WHAT THIS TASK INVOLVES | For each entry below, output it exactly as it stands.

BEGIN SUPPLIED MATERIAL

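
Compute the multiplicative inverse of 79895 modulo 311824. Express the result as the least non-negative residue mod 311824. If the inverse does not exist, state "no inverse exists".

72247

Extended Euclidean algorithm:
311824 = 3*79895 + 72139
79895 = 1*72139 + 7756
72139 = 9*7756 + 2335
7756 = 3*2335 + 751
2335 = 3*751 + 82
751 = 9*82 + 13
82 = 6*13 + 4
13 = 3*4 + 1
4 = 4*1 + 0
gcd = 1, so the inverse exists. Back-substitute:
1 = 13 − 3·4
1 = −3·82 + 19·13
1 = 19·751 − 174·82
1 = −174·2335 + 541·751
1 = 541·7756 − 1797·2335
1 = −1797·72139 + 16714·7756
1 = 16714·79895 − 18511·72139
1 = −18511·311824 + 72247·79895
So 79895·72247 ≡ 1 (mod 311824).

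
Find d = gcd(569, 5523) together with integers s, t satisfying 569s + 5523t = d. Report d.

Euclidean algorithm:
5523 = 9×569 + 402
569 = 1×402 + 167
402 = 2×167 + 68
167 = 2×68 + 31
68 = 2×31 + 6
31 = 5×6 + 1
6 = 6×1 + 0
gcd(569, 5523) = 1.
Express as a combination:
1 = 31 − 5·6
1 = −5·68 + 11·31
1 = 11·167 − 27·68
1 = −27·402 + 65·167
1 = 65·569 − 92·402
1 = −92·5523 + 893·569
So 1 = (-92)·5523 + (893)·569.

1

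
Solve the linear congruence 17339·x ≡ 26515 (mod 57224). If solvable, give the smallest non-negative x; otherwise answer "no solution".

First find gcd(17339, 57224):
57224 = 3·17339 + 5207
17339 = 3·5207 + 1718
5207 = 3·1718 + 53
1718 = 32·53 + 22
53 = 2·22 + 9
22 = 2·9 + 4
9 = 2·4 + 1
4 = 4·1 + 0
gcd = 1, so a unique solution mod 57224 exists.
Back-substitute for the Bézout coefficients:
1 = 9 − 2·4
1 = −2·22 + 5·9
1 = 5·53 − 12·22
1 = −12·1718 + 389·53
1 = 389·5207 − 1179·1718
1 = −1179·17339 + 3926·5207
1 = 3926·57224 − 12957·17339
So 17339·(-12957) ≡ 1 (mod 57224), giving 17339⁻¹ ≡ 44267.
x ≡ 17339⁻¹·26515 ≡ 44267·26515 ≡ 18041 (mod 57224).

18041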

END SUPPLIED MATERIAL

OUTPUT BELOW |
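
Compute the multiplicative inverse of 79895 modulo 311824. Express the result as the least non-negative residue mod 311824. If the inverse does not exist, state "no inverse exists".

72247

Extended Euclidean algorithm:
311824 = 3*79895 + 72139
79895 = 1*72139 + 7756
72139 = 9*7756 + 2335
7756 = 3*2335 + 751
2335 = 3*751 + 82
751 = 9*82 + 13
82 = 6*13 + 4
13 = 3*4 + 1
4 = 4*1 + 0
gcd = 1, so the inverse exists. Back-substitute:
1 = 13 − 3·4
1 = −3·82 + 19·13
1 = 19·751 − 174·82
1 = −174·2335 + 541·751
1 = 541·7756 − 1797·2335
1 = −1797·72139 + 16714·7756
1 = 16714·79895 − 18511·72139
1 = −18511·311824 + 72247·79895
So 79895·72247 ≡ 1 (mod 311824).

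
Find d = gcd(569, 5523) together with integers s, t satisfying 569s + 5523t = d. Report d.

Euclidean algorithm:
5523 = 9×569 + 402
569 = 1×402 + 167
402 = 2×167 + 68
167 = 2×68 + 31
68 = 2×31 + 6
31 = 5×6 + 1
6 = 6×1 + 0
gcd(569, 5523) = 1.
Express as a combination:
1 = 31 − 5·6
1 = −5·68 + 11·31
1 = 11·167 − 27·68
1 = −27·402 + 65·167
1 = 65·569 − 92·402
1 = −92·5523 + 893·569
So 1 = (-92)·5523 + (893)·569.

1

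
Solve the linear congruence 17339·x ≡ 26515 (mod 57224). If solvable, give the smallest non-negative x; otherwise answer "no solution".

First find gcd(17339, 57224):
57224 = 3·17339 + 5207
17339 = 3·5207 + 1718
5207 = 3·1718 + 53
1718 = 32·53 + 22
53 = 2·22 + 9
22 = 2·9 + 4
9 = 2·4 + 1
4 = 4·1 + 0
gcd = 1, so a unique solution mod 57224 exists.
Back-substitute for the Bézout coefficients:
1 = 9 − 2·4
1 = −2·22 + 5·9
1 = 5·53 − 12·22
1 = −12·1718 + 389·53
1 = 389·5207 − 1179·1718
1 = −1179·17339 + 3926·5207
1 = 3926·57224 − 12957·17339
So 17339·(-12957) ≡ 1 (mod 57224), giving 17339⁻¹ ≡ 44267.
x ≡ 17339⁻¹·26515 ≡ 44267·26515 ≡ 18041 (mod 57224).

18041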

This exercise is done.